(How to complete this task)
Retype the entries. Match them exactly.

[[ Extracted entries, beginning ]]

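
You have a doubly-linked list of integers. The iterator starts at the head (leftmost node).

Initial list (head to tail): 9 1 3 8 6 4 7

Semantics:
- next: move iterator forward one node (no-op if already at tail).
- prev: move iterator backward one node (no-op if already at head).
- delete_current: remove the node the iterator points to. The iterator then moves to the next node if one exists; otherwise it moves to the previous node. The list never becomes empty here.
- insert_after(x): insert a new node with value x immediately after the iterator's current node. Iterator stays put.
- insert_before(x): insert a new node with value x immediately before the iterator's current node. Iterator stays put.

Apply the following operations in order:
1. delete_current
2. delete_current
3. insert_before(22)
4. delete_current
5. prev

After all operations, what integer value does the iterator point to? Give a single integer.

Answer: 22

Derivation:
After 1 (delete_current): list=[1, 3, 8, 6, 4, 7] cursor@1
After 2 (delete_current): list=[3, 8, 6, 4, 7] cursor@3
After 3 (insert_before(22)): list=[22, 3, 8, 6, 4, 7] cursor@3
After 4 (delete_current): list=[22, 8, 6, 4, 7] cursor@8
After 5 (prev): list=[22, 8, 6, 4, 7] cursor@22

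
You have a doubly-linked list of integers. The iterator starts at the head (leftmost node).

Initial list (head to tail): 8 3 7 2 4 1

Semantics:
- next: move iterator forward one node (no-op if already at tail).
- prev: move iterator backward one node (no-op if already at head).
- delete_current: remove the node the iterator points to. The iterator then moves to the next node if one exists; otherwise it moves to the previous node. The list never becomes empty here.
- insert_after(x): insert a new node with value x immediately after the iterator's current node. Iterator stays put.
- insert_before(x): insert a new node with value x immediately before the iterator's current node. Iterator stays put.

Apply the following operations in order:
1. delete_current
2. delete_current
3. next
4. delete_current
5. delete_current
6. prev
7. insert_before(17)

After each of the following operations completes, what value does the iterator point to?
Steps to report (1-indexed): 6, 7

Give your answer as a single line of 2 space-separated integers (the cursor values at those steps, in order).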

[[ Extracted entries, end ]]

(Task answer)
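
You have a doubly-linked list of integers. The iterator starts at the head (leftmost node).

Initial list (head to tail): 9 1 3 8 6 4 7

Semantics:
- next: move iterator forward one node (no-op if already at tail).
- prev: move iterator backward one node (no-op if already at head).
- delete_current: remove the node the iterator points to. The iterator then moves to the next node if one exists; otherwise it moves to the previous node. The list never becomes empty here.
- insert_after(x): insert a new node with value x immediately after the iterator's current node. Iterator stays put.
- insert_before(x): insert a new node with value x immediately before the iterator's current node. Iterator stays put.

Apply the following operations in order:
1. delete_current
2. delete_current
3. insert_before(22)
4. delete_current
5. prev

After all operations, what integer value does the iterator point to? Give a single integer.

Answer: 22

Derivation:
After 1 (delete_current): list=[1, 3, 8, 6, 4, 7] cursor@1
After 2 (delete_current): list=[3, 8, 6, 4, 7] cursor@3
After 3 (insert_before(22)): list=[22, 3, 8, 6, 4, 7] cursor@3
After 4 (delete_current): list=[22, 8, 6, 4, 7] cursor@8
After 5 (prev): list=[22, 8, 6, 4, 7] cursor@22

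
You have a doubly-linked list of integers. The iterator starts at the head (leftmost node).

Initial list (head to tail): 8 3 7 2 4 1

Semantics:
- next: move iterator forward one node (no-op if already at tail).
- prev: move iterator backward one node (no-op if already at head).
- delete_current: remove the node the iterator points to. The iterator then moves to the next node if one exists; otherwise it moves to the previous node. The list never becomes empty here.
- insert_after(x): insert a new node with value x immediately after the iterator's current node. Iterator stays put.
- insert_before(x): insert a new node with value x immediately before the iterator's current node. Iterator stays put.

Apply the following operations in order:
1. delete_current
2. delete_current
3. next
4. delete_current
5. delete_current
6. prev
7. insert_before(17)

After each of the following operations completes, what value does the iterator point to?
Steps to report (1-indexed): 6, 7

Give your answer as a single line of 2 space-separated integers (the cursor values at those steps, in order).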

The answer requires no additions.